*Task statement:*
Set down word for word the lines that begin the entries and run through the line containing "4·p - 2·q^2 = 0". Give nothing further.

######

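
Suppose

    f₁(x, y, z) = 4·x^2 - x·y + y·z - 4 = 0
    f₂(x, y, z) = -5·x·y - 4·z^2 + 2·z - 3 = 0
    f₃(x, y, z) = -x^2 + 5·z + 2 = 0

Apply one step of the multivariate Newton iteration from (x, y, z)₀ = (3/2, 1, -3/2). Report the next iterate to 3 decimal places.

(1.122, 0.722, -0.177)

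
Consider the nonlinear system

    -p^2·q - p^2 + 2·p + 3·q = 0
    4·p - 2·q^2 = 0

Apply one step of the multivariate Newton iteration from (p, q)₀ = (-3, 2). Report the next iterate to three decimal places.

(-2.294, -0.147)

At (-3, 2): F = (-27.000, -20.000).
Jacobian J = [[-2·p·q - 2·p + 2, -p^2 + 3], [4, -4·q]].
At the point, J = [[20.000, -6.000], [4.000, -8.000]] (det J = -136.000).
Solving J·Δ = −F gives Δ = (0.706, -2.147).
Then the next iterate is (p, q)₁ = (-2.294, -0.147).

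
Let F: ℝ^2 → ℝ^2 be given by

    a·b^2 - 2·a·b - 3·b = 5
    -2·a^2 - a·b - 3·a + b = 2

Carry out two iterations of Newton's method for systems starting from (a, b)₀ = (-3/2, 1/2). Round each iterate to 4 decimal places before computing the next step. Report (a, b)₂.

(2.8298, -5.0933)

At (-3/2, 1/2): F = (-5.3750, -0.7500).
Jacobian J = [[b^2 - 2·b, 2·a·b - 2·a - 3], [-4·a - b - 3, -a + 1]].
At the point, J = [[-0.7500, -1.5000], [2.5000, 2.5000]] (det J = 1.8750).
Solving J·Δ = −F gives Δ = (7.7667, -7.4667).
Then the next iterate is (a, b)₁ = (6.2667, -6.9667).
Round to (6.2667, -6.9667) and repeat: F = (407.370251, -62.651639), J = [[62.468309, -102.849838], [-21.1001, -5.2667]].
Δ = (-3.4369, 1.8734), so (a, b)₂ = (2.8298, -5.0933).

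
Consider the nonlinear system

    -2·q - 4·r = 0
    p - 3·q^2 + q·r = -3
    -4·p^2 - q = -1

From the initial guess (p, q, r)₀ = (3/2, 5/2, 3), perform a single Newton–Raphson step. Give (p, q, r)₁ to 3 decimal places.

At (3/2, 5/2, 3): F = (-17.000, -6.750, -10.500).
Jacobian J = [[0, -2, -4], [1, -6·q + r, q], [-8·p, -1, 0]].
At the point, J = [[0.000, -2.000, -4.000], [1.000, -12.000, 2.500], [-12.000, -1.000, 0.000]] (det J = 640.000).
Solving J·Δ = −F gives Δ = (-0.761, -1.369, -3.566).
Then the next iterate is (p, q, r)₁ = (0.739, 1.131, -0.566).

(0.739, 1.131, -0.566)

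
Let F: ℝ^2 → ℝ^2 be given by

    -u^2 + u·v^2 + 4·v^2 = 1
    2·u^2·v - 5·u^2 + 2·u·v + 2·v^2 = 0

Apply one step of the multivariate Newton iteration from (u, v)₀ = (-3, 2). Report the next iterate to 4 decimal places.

At (-3, 2): F = (-6.0000, -13.0000).
Jacobian J = [[-2·u + v^2, 2·u·v + 8·v], [4·u·v - 10·u + 2·v, 2·u^2 + 2·u + 4·v]].
At the point, J = [[10.0000, 4.0000], [10.0000, 20.0000]] (det J = 160.0000).
Solving J·Δ = −F gives Δ = (0.4250, 0.4375).
Then the next iterate is (u, v)₁ = (-2.5750, 2.4375).

(-2.5750, 2.4375)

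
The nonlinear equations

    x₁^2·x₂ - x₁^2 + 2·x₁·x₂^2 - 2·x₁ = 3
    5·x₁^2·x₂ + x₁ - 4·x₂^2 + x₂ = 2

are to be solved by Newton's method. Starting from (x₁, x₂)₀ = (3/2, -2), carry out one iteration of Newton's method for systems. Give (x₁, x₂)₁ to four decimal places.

(0.3546, -1.7245)

At (3/2, -2): F = (-0.7500, -41.0000).
Jacobian J = [[2·x₁·x₂ - 2·x₁ + 2·x₂^2 - 2, x₁^2 + 4·x₁·x₂], [10·x₁·x₂ + 1, 5·x₁^2 - 8·x₂ + 1]].
At the point, J = [[-3.0000, -9.7500], [-29.0000, 28.2500]] (det J = -367.5000).
Solving J·Δ = −F gives Δ = (-1.1454, 0.2755).
Then the next iterate is (x₁, x₂)₁ = (0.3546, -1.7245).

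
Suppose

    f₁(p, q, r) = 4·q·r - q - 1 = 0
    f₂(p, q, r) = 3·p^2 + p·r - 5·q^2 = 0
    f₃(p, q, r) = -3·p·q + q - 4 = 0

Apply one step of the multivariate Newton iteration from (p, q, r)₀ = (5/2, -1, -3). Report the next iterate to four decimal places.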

######

*Answer for the task:*
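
Suppose

    f₁(x, y, z) = 4·x^2 - x·y + y·z - 4 = 0
    f₂(x, y, z) = -5·x·y - 4·z^2 + 2·z - 3 = 0
    f₃(x, y, z) = -x^2 + 5·z + 2 = 0

Apply one step of the multivariate Newton iteration from (x, y, z)₀ = (3/2, 1, -3/2). Report the next iterate to 3 decimal places.

(1.122, 0.722, -0.177)

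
Consider the nonlinear system

    -p^2·q - p^2 + 2·p + 3·q = 0
    4·p - 2·q^2 = 0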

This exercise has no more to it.